TASK BRIEF: Below are several entries. Transcribe exactly those lines that fall from the one with "Rule cycle (K = 2): [89, 182]" through the one with "We say the system", end lines included.

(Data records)

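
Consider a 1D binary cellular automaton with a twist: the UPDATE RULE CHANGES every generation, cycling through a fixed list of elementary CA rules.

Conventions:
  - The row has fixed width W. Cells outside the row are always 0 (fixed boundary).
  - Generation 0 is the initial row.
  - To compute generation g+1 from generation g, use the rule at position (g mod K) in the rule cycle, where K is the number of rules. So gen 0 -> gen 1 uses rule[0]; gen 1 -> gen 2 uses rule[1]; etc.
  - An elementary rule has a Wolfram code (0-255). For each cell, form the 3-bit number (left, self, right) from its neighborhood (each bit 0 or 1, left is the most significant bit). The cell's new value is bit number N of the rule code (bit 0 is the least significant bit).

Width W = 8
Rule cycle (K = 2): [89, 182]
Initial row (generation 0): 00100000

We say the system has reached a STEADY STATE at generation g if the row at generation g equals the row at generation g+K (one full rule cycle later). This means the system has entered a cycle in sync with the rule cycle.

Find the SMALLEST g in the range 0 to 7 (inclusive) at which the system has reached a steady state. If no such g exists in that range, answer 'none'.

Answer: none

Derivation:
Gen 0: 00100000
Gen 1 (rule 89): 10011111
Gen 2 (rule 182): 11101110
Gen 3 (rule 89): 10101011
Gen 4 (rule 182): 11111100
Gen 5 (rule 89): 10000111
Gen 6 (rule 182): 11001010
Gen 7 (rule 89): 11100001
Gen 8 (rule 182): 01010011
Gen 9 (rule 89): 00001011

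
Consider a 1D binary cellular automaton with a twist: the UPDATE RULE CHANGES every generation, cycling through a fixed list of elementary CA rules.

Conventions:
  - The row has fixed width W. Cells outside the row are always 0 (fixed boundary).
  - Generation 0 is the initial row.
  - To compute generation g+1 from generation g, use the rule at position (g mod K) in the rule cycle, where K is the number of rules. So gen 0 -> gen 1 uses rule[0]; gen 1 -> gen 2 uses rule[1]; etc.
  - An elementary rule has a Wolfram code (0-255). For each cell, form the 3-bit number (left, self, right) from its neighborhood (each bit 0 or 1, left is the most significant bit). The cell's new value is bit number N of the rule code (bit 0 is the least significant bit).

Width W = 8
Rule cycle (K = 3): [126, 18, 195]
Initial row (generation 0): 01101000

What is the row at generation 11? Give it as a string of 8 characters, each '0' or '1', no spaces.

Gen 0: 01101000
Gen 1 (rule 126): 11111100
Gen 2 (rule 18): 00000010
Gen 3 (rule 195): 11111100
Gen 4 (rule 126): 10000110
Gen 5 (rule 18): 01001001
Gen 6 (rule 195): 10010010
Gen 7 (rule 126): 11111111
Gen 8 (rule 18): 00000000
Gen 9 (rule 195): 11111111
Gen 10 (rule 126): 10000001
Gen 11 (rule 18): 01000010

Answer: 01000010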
==
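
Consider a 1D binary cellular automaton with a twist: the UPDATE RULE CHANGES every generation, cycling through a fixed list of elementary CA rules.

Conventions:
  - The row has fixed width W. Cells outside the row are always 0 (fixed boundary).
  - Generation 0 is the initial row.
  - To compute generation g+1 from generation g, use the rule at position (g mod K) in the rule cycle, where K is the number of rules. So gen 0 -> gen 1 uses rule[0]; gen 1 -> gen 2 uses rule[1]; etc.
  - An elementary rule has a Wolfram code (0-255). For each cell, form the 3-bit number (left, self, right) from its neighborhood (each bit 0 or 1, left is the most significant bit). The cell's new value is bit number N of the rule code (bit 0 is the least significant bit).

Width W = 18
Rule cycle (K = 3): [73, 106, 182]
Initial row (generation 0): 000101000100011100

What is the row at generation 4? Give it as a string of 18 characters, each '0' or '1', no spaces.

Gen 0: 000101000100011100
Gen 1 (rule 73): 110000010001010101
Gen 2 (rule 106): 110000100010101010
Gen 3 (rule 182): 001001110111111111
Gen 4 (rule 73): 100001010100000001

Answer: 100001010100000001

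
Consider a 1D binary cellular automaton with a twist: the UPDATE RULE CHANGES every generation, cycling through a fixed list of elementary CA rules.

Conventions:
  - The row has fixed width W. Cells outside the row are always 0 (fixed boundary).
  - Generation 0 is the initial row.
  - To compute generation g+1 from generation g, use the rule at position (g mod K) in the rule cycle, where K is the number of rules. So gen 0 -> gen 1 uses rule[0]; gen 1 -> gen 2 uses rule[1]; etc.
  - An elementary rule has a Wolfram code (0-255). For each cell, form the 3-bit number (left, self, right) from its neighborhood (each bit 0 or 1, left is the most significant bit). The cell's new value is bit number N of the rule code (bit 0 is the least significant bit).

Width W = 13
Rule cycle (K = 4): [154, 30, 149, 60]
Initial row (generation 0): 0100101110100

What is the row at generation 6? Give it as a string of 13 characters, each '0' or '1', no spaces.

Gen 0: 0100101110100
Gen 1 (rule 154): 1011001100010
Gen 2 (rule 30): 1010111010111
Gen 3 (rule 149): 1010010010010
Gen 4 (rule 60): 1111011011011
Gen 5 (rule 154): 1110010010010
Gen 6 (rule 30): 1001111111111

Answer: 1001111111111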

THE COMPLETED TASK:
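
Rule cycle (K = 2): [89, 182]
Initial row (generation 0): 00100000

We say the system has reached a STEADY STATE at generation g if the row at generation g equals the row at generation g+K (one full rule cycle later). This means the system has entered a cycle in sync with the rule cycle.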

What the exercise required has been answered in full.